> **ACTION ITEM**
Below this line is the material. Write out only its lines from the one containing "fin | 24 | 13 |" through the one containing "PROJECT[cname, pid, sid](SELECT[region", both kept, exactly.

> **SUPPLIED DATA**
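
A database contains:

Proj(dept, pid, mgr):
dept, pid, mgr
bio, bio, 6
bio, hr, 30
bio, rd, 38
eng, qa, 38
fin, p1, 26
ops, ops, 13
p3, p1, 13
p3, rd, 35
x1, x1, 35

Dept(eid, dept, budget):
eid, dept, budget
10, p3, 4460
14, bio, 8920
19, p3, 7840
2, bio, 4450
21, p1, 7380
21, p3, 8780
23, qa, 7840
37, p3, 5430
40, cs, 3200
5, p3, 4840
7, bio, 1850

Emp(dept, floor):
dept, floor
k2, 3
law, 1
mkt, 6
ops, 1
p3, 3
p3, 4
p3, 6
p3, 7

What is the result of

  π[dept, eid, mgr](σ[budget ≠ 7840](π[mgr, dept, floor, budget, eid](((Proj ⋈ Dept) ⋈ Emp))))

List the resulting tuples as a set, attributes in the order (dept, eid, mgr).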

---

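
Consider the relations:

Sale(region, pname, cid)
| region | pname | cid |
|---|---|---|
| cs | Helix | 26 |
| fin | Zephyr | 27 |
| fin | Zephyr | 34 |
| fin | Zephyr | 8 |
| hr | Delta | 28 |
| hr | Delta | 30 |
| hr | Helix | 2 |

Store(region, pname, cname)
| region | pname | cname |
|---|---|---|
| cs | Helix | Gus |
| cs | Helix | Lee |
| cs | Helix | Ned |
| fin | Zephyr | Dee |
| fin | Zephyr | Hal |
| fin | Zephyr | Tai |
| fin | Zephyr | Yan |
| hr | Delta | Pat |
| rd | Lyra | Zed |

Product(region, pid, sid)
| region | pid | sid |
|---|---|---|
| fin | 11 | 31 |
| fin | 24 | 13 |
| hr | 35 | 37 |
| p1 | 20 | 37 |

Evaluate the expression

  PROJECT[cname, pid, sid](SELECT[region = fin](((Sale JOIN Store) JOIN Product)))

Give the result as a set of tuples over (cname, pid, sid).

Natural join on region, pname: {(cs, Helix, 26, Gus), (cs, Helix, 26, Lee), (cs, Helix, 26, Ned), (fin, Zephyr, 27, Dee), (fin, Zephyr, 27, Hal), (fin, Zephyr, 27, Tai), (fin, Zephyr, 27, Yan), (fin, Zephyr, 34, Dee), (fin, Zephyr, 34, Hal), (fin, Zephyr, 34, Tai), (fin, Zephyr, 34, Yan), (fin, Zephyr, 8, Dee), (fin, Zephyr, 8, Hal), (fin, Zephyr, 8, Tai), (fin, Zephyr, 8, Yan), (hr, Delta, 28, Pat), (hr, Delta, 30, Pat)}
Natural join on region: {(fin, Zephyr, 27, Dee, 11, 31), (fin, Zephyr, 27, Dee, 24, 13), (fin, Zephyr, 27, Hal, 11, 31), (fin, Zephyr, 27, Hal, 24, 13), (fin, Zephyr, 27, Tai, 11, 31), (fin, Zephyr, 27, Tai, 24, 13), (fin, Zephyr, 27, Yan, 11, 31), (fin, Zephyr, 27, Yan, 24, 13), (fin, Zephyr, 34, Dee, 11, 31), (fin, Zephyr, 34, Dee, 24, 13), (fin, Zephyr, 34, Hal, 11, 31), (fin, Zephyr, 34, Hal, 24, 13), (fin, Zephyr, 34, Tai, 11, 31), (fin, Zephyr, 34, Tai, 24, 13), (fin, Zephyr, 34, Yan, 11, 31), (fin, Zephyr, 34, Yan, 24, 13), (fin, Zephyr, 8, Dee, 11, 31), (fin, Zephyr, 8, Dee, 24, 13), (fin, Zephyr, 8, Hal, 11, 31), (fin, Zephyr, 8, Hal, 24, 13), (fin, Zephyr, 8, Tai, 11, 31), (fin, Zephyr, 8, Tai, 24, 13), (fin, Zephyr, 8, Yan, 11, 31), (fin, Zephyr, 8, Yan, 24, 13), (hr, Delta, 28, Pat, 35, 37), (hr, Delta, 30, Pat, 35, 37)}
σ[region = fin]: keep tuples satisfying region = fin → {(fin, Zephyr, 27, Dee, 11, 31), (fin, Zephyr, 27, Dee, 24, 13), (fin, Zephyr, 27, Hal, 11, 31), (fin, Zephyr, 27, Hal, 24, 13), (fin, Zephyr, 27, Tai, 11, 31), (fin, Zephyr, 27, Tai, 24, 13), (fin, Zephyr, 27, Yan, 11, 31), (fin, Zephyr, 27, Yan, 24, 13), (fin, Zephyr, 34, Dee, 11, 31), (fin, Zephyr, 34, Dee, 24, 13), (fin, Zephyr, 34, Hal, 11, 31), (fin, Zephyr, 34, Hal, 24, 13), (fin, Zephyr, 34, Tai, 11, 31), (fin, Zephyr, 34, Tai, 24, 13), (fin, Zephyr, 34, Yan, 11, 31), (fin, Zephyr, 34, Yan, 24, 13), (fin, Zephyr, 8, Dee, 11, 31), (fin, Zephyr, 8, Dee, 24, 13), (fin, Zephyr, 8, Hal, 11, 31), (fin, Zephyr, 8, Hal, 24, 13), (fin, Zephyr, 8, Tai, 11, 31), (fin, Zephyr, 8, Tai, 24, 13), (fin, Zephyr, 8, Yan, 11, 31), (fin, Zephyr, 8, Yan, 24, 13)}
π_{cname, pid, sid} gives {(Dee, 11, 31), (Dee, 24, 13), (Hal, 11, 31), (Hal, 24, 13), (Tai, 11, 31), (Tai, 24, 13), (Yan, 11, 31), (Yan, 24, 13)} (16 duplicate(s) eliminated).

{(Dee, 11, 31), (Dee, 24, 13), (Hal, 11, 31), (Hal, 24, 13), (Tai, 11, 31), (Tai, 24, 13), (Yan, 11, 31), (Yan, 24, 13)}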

> **ANSWER BOX**
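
| fin | 24 | 13 |
| hr | 35 | 37 |
| p1 | 20 | 37 |

Evaluate the expression

  PROJECT[cname, pid, sid](SELECT[region = fin](((Sale JOIN Store) JOIN Product)))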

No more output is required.